Exercise brief
Copy each line of the records below that mentions the word "iota".

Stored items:
== Segment start ==

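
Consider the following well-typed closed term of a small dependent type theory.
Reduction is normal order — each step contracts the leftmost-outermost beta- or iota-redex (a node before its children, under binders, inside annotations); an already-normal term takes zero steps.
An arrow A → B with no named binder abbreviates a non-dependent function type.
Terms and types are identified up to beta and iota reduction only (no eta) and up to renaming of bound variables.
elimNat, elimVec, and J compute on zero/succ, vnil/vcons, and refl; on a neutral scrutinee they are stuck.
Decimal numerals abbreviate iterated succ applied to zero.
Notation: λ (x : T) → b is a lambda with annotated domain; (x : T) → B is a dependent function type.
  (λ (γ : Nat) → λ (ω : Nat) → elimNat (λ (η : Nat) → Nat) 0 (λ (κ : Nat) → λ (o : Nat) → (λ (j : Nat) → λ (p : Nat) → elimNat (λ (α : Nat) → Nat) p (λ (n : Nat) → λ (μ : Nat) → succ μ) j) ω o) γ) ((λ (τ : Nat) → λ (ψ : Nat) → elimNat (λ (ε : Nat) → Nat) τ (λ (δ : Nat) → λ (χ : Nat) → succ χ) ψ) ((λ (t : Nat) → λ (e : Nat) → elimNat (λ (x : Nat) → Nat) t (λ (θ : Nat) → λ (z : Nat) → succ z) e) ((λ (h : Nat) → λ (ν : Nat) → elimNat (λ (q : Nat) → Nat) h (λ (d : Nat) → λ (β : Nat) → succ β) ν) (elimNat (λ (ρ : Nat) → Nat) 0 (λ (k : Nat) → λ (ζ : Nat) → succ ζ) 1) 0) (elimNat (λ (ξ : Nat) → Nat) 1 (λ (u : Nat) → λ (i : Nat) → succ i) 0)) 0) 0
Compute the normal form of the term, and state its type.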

== Segment end ==

Solution for this exercise
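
Reduction is normal order — each step contracts the leftmost-outermost beta- or iota-redex (a node before its children, under binders, inside annotations); an already-normal term takes zero steps.
Terms and types are identified up to beta and iota reduction only (no eta) and up to renaming of bound variables.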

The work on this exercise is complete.